YOUR INSTRUCTIONS => Scan the records below for the line with "rest_max = rec_max(lst[1:])" and the line with "return fib(k-1) + fib(k-2)". Repeat those two lines and every line between them exactly, and nothing else.

--- THE DATA Enclosed Below ---

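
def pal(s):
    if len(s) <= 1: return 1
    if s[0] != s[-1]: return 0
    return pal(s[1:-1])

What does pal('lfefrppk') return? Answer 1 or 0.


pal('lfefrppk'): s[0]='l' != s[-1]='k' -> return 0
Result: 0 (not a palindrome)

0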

--- End of Enclosed THE DATA ---
--- THE DATA Enclosed Below ---

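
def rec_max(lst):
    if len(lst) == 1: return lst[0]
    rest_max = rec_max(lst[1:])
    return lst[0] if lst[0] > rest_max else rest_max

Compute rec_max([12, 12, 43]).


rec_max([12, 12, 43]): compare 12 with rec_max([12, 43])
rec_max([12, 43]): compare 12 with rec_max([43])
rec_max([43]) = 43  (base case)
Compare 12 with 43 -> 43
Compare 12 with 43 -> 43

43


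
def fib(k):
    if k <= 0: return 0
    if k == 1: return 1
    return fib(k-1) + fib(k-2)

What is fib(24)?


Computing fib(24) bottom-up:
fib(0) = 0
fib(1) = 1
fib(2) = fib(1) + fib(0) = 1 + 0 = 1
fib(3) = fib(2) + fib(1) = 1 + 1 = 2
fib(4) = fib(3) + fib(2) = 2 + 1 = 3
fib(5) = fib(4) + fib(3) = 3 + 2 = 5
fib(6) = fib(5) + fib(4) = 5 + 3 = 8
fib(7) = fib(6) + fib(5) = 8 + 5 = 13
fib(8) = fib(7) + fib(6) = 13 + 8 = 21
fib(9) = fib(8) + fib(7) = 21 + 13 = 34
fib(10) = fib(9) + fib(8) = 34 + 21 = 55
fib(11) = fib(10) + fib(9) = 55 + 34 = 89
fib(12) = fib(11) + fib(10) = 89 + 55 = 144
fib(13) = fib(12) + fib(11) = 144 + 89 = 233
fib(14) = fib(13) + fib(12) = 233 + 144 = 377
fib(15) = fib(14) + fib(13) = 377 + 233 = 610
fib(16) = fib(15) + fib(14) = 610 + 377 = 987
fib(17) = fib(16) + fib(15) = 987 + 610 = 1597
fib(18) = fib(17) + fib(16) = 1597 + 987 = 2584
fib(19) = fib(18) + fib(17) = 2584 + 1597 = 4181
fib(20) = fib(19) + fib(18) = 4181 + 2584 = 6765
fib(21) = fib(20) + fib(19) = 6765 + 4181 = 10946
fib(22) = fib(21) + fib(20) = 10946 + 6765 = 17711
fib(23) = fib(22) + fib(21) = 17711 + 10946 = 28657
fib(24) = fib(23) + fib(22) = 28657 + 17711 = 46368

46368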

--- End of Enclosed THE DATA ---
--- THE DATA Enclosed Below ---

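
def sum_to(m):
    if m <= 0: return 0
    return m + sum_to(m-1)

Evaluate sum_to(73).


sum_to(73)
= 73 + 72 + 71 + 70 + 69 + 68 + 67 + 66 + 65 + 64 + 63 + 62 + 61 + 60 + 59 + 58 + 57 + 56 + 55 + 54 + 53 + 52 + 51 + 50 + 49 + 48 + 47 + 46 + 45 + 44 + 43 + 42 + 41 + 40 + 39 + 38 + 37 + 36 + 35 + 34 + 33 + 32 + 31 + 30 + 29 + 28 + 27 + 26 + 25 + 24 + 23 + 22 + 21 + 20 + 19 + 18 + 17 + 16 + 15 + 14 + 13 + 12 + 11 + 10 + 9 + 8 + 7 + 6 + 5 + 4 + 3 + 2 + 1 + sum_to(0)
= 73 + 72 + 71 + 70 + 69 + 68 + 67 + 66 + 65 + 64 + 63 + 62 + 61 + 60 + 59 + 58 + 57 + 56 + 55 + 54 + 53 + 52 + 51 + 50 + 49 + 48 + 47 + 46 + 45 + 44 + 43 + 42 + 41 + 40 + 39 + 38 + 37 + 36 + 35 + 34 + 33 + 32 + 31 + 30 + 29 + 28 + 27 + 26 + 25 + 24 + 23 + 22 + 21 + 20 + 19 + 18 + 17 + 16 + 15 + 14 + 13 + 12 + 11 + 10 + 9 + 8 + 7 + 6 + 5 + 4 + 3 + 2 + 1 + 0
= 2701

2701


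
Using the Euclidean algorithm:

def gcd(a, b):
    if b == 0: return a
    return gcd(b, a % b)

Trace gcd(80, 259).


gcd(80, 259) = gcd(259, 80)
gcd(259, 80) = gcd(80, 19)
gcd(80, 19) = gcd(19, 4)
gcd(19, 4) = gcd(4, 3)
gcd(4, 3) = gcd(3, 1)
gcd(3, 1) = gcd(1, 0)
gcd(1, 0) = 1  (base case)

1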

--- End of Enclosed THE DATA ---

YOUR SOLUTION =>
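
    rest_max = rec_max(lst[1:])
    return lst[0] if lst[0] > rest_max else rest_max

Compute rec_max([12, 12, 43]).


rec_max([12, 12, 43]): compare 12 with rec_max([12, 43])
rec_max([12, 43]): compare 12 with rec_max([43])
rec_max([43]) = 43  (base case)
Compare 12 with 43 -> 43
Compare 12 with 43 -> 43

43


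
def fib(k):
    if k <= 0: return 0
    if k == 1: return 1
    return fib(k-1) + fib(k-2)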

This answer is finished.